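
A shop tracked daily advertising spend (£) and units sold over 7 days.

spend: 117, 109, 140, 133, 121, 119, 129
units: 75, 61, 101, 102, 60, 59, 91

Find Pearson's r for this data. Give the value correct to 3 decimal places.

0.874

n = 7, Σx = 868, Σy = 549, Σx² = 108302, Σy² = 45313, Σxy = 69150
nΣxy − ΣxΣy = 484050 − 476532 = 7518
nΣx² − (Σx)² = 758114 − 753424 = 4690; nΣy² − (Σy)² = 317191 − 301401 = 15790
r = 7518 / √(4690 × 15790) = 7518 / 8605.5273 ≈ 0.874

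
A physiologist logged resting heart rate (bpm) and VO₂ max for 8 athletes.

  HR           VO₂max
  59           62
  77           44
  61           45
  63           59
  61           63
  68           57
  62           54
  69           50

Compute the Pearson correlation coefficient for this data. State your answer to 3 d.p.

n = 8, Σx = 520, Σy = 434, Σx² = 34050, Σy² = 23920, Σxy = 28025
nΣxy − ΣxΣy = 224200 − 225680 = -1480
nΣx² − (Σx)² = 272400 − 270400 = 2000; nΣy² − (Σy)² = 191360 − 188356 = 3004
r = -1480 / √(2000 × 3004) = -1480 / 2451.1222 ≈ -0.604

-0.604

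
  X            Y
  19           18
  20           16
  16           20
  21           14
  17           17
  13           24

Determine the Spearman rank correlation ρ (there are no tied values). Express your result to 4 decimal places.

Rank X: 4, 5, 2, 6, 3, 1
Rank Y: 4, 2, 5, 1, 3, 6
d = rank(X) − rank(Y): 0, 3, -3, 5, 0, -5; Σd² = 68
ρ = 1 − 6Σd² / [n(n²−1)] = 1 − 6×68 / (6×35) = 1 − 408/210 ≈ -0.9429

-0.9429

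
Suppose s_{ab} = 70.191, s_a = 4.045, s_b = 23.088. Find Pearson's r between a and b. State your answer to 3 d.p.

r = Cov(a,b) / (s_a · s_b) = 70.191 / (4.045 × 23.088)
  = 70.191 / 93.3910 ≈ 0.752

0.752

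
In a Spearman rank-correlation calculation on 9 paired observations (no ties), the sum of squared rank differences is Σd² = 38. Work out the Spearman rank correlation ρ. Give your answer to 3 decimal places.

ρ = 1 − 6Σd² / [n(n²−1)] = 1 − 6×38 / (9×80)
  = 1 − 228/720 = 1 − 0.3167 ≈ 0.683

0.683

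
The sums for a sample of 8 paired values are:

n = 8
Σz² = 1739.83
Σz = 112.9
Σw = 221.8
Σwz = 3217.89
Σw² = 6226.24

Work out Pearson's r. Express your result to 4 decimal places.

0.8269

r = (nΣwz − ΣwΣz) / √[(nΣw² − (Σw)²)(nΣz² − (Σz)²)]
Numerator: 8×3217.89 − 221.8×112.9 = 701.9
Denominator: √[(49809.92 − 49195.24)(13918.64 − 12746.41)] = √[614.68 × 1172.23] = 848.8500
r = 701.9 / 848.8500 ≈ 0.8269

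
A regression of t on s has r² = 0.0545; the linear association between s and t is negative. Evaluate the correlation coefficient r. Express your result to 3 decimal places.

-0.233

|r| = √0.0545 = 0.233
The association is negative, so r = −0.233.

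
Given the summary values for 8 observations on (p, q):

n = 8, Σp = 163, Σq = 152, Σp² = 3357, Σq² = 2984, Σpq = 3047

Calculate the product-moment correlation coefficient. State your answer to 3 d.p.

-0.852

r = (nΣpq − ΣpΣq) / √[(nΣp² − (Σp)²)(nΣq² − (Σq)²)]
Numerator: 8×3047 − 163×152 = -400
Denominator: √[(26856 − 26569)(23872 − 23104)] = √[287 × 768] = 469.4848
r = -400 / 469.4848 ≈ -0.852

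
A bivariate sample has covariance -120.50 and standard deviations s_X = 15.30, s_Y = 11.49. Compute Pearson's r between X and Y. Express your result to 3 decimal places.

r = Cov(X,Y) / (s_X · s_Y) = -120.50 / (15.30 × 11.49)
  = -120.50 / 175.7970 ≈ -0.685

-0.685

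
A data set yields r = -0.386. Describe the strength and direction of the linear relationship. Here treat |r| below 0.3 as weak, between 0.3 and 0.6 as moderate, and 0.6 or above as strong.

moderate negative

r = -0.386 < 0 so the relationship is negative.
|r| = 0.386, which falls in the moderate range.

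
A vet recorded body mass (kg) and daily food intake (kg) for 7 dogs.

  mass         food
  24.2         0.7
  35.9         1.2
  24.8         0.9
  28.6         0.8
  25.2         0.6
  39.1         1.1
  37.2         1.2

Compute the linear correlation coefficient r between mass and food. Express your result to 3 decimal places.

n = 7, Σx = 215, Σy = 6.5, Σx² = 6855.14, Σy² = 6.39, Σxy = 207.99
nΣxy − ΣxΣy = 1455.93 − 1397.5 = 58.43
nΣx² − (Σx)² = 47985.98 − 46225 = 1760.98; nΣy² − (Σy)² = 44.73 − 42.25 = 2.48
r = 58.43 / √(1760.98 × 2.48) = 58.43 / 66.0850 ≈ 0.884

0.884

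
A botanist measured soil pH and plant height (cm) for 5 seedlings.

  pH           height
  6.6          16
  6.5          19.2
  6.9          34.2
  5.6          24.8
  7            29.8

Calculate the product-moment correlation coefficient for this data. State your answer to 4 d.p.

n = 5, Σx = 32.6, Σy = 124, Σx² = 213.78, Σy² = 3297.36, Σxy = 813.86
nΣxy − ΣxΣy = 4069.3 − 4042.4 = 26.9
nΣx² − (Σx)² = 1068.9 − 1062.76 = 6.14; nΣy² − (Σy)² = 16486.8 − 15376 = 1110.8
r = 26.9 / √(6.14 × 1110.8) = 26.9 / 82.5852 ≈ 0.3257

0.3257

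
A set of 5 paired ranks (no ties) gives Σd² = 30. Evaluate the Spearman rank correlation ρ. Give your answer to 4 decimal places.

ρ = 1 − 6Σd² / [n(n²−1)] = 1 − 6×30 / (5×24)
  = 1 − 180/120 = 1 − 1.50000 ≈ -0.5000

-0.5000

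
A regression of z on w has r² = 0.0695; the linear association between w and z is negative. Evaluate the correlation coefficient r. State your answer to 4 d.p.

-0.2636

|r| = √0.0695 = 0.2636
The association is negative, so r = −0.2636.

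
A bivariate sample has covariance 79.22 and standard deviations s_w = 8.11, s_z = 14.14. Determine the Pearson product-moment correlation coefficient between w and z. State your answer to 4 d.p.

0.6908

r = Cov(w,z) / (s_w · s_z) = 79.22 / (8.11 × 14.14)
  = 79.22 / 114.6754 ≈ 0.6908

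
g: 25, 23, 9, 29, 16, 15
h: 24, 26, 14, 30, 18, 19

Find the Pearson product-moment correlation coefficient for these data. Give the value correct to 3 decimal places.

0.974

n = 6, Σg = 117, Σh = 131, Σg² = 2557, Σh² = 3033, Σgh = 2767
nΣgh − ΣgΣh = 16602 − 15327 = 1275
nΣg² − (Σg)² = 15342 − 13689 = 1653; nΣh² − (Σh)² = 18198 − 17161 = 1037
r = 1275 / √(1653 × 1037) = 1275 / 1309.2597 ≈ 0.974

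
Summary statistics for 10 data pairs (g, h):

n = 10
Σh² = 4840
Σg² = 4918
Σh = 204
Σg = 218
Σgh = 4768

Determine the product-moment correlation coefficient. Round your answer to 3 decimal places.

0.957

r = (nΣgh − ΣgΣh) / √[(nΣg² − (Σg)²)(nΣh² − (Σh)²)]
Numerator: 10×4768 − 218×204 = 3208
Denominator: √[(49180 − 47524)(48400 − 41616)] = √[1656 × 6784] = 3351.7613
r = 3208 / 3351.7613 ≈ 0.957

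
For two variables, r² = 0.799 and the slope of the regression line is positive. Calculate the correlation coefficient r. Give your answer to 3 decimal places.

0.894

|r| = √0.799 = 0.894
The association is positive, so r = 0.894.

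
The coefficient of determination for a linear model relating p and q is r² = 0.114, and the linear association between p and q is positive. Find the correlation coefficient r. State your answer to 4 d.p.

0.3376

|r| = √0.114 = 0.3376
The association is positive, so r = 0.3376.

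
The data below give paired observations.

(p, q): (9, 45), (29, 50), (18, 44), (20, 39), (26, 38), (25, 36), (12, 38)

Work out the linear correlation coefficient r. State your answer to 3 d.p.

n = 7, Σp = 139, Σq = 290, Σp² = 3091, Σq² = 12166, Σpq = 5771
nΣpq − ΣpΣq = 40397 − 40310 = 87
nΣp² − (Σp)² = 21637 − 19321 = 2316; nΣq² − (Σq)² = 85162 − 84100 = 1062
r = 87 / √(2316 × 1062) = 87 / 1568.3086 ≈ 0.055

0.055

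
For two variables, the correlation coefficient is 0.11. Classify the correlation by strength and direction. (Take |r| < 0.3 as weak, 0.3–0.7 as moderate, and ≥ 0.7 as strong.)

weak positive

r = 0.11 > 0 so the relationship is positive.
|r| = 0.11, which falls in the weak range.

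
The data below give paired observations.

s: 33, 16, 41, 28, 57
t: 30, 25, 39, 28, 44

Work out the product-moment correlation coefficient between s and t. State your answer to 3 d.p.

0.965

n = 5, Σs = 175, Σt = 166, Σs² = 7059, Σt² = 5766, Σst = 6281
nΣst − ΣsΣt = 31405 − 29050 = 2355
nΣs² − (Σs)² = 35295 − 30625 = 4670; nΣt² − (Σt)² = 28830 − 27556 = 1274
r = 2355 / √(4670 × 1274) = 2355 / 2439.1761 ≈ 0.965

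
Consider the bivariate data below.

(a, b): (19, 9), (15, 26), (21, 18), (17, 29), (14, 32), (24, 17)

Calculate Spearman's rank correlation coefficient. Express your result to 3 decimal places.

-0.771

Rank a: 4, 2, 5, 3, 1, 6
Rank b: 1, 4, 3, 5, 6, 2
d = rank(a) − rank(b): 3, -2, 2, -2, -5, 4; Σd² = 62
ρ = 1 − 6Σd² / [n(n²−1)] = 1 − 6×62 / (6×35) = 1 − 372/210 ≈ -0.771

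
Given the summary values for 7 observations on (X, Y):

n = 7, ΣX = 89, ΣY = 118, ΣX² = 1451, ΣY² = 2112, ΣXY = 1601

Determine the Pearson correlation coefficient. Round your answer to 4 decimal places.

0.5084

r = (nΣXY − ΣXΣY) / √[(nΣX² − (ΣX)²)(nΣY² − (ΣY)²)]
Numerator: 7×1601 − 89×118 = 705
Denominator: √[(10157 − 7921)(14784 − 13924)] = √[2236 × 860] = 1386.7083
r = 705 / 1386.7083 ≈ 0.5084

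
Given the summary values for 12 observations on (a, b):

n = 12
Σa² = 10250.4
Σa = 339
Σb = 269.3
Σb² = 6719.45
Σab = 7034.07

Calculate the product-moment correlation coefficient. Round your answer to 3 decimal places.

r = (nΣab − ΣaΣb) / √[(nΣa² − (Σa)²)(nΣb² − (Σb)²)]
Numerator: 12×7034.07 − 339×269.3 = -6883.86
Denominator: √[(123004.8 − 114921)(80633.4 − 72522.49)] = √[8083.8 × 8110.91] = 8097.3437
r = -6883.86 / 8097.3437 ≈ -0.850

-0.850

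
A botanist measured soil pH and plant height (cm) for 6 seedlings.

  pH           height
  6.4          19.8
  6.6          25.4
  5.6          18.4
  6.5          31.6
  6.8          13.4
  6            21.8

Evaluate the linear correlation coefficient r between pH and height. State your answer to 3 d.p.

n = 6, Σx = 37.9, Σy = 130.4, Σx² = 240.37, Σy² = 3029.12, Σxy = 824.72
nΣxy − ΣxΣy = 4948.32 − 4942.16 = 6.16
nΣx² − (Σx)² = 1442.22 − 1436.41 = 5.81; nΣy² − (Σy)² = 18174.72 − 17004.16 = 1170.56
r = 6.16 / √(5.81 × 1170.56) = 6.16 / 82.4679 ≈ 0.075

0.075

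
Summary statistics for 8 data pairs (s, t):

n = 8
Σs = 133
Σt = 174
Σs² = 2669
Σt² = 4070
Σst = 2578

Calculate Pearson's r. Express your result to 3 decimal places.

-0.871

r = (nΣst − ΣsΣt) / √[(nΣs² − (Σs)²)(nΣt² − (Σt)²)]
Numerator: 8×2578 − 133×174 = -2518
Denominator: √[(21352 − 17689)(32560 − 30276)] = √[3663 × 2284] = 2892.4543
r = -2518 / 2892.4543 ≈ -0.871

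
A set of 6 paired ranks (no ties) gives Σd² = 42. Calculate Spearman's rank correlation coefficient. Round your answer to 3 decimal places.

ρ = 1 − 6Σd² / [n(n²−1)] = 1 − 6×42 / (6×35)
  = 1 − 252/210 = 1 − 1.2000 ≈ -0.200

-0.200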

==================================================

EXERCISE: Scan each line of the entries above for the word "measured" and report how many lines contain it, with nothing else.

EXERCISE RESPONSE: 2